• _TASK_
Please set down every entry from the listing below, word for word.

• _AVAILABLE RECORDS_
::::

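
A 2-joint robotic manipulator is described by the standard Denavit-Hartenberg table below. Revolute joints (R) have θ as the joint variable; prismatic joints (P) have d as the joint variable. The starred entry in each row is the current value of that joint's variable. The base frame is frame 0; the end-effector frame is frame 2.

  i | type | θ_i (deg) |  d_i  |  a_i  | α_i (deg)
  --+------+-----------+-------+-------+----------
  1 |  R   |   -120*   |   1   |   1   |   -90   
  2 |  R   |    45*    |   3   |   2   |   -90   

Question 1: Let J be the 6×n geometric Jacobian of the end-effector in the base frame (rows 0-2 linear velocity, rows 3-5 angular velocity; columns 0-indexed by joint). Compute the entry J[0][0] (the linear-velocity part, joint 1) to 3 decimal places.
3.591

axis z_0 = ẑ; lever o_n−o_0 = (1.3910,-3.5908,-0.4142)
cross product → J_v[:, 0] = (3.5908,1.3910,-0.0000)
J_ω[:, 0] = z_0
entry J[0][0] = 3.5908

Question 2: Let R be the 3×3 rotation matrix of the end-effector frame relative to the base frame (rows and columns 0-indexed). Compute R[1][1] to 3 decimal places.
End-effector y-axis (col 1 of R) = (-0.8660,0.5000,-0.0000)
R[1][1] = 0.5000

0.500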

::::

• _YOUR RESPONSE_
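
A 2-joint robotic manipulator is described by the standard Denavit-Hartenberg table below. Revolute joints (R) have θ as the joint variable; prismatic joints (P) have d as the joint variable. The starred entry in each row is the current value of that joint's variable. The base frame is frame 0; the end-effector frame is frame 2.

  i | type | θ_i (deg) |  d_i  |  a_i  | α_i (deg)
  --+------+-----------+-------+-------+----------
  1 |  R   |   -120*   |   1   |   1   |   -90   
  2 |  R   |    45*    |   3   |   2   |   -90   

Question 1: Let J be the 6×n geometric Jacobian of the end-effector in the base frame (rows 0-2 linear velocity, rows 3-5 angular velocity; columns 0-indexed by joint). Compute the entry J[0][0] (the linear-velocity part, joint 1) to 3 decimal places.
3.591

axis z_0 = ẑ; lever o_n−o_0 = (1.3910,-3.5908,-0.4142)
cross product → J_v[:, 0] = (3.5908,1.3910,-0.0000)
J_ω[:, 0] = z_0
entry J[0][0] = 3.5908

Question 2: Let R be the 3×3 rotation matrix of the end-effector frame relative to the base frame (rows and columns 0-indexed). Compute R[1][1] to 3 decimal places.
End-effector y-axis (col 1 of R) = (-0.8660,0.5000,-0.0000)
R[1][1] = 0.5000

0.500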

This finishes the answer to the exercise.